What you have to do: Pick every line from the data below that contains the string "shown" and copy it.

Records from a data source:
⟨
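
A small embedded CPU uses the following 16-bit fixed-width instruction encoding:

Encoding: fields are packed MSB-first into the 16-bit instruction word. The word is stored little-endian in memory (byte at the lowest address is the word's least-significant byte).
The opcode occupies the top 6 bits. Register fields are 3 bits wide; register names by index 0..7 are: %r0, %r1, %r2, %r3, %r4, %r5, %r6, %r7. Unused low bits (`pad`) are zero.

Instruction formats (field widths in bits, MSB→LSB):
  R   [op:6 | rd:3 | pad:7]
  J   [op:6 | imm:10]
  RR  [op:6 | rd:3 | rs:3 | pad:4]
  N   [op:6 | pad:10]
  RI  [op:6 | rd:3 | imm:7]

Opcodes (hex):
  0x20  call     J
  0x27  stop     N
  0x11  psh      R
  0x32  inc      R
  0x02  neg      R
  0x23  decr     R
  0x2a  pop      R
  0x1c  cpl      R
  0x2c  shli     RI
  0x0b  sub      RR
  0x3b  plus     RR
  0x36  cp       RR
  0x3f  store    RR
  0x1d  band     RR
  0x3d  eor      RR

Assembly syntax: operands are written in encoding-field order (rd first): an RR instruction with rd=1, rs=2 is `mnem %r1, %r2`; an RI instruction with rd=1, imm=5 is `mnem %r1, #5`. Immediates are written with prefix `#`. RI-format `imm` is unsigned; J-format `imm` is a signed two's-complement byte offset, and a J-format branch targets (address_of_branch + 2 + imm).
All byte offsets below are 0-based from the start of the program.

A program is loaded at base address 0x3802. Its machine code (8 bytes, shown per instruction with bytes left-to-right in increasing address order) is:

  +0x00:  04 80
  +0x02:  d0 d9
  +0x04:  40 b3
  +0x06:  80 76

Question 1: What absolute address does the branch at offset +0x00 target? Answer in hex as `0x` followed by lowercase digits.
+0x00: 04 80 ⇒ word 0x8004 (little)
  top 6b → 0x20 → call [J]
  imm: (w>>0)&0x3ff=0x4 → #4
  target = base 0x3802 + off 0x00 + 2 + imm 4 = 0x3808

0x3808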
⟩
⟨
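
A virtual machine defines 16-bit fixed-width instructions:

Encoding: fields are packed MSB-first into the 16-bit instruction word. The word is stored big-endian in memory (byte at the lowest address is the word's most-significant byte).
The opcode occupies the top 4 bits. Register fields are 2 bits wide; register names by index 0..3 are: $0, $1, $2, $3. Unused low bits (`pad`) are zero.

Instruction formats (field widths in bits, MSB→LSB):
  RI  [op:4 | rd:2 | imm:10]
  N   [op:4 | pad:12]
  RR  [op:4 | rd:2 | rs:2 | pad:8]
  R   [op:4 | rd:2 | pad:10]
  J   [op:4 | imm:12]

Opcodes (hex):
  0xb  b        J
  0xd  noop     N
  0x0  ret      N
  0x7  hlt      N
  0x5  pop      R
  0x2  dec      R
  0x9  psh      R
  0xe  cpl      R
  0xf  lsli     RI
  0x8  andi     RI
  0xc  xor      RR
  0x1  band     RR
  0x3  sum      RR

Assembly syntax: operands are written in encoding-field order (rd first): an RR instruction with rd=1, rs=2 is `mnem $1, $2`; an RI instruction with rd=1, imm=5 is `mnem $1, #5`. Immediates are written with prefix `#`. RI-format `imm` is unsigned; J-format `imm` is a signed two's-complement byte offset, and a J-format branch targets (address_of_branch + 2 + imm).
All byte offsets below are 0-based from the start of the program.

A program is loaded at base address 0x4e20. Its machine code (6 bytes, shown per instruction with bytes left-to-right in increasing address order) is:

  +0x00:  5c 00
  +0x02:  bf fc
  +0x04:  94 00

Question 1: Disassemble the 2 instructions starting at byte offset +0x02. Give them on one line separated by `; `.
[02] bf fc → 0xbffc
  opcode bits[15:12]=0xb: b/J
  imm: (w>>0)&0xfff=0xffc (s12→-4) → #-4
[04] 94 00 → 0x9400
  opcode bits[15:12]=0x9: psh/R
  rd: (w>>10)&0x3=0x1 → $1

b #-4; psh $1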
⟩
Task result:
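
A program is loaded at base address 0x3802. Its machine code (8 bytes, shown per instruction with bytes left-to-right in increasing address order) is:
A program is loaded at base address 0x4e20. Its machine code (6 bytes, shown per instruction with bytes left-to-right in increasing address order) is: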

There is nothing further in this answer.